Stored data
——

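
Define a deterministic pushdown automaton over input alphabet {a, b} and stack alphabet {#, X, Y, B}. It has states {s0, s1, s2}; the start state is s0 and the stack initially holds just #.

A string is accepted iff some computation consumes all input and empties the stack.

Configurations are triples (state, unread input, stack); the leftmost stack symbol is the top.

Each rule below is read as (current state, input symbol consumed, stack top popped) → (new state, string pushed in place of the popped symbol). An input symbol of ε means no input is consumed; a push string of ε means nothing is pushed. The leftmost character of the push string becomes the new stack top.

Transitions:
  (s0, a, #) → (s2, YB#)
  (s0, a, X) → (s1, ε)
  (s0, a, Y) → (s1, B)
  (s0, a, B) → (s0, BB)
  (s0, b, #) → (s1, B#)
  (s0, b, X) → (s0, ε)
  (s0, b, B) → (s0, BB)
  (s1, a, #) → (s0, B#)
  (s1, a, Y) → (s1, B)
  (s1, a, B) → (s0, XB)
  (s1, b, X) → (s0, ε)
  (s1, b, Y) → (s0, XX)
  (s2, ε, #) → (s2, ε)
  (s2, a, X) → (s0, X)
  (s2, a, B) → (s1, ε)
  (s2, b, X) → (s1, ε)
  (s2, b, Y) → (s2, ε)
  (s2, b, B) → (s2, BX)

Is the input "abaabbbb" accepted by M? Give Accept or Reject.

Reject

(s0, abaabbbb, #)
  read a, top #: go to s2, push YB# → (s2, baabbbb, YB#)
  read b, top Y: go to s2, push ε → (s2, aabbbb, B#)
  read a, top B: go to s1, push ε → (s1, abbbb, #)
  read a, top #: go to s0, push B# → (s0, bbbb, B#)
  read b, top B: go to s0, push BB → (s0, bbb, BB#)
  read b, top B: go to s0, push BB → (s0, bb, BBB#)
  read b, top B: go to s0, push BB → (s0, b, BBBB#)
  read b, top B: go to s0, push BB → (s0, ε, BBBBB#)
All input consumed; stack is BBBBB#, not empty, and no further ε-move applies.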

——

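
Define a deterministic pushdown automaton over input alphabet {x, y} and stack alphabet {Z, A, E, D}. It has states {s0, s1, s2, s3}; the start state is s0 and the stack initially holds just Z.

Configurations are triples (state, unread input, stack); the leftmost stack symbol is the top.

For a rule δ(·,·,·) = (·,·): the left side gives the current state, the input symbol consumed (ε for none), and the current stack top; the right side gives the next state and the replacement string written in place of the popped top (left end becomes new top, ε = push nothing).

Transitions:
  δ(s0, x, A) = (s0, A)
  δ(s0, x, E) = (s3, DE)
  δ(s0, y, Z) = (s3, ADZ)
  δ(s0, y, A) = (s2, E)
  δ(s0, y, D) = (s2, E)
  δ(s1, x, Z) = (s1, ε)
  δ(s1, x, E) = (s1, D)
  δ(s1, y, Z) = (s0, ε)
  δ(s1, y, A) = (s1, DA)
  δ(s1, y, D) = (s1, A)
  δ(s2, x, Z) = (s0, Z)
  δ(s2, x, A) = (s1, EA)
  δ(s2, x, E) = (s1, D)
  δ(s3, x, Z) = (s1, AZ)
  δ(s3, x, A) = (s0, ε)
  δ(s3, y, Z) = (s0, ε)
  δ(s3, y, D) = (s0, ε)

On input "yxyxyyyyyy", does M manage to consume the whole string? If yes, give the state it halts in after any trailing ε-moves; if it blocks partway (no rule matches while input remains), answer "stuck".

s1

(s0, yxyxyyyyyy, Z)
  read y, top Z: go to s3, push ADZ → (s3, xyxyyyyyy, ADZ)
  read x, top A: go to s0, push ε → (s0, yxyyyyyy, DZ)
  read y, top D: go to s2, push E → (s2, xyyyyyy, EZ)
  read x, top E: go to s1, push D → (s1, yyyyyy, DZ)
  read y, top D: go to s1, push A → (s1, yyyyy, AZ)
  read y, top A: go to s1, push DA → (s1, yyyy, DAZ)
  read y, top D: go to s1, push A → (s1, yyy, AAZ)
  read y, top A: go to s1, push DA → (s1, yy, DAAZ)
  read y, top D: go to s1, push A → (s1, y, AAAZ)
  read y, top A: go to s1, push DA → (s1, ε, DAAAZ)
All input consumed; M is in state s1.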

——

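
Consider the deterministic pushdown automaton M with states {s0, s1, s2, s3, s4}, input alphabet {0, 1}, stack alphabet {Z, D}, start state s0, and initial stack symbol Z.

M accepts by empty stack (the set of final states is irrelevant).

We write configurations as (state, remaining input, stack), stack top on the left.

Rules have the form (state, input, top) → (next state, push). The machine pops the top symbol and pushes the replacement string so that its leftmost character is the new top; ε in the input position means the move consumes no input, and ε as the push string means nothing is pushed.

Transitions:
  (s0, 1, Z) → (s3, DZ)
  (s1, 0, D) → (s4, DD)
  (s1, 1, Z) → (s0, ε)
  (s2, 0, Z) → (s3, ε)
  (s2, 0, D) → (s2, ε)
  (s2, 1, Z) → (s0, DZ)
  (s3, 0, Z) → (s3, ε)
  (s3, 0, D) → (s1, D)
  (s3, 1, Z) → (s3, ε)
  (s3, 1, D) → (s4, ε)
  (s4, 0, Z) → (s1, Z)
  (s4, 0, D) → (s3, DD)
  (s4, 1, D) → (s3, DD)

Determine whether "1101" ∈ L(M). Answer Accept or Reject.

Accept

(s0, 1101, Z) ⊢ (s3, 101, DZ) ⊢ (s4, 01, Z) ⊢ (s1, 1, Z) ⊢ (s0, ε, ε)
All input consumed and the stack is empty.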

——

§ **Description of the task**: Each line above that includes "just" should be shown.

§ **Response**:
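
Define a deterministic pushdown automaton over input alphabet {a, b} and stack alphabet {#, X, Y, B}. It has states {s0, s1, s2}; the start state is s0 and the stack initially holds just #.
Define a deterministic pushdown automaton over input alphabet {x, y} and stack alphabet {Z, A, E, D}. It has states {s0, s1, s2, s3}; the start state is s0 and the stack initially holds just Z.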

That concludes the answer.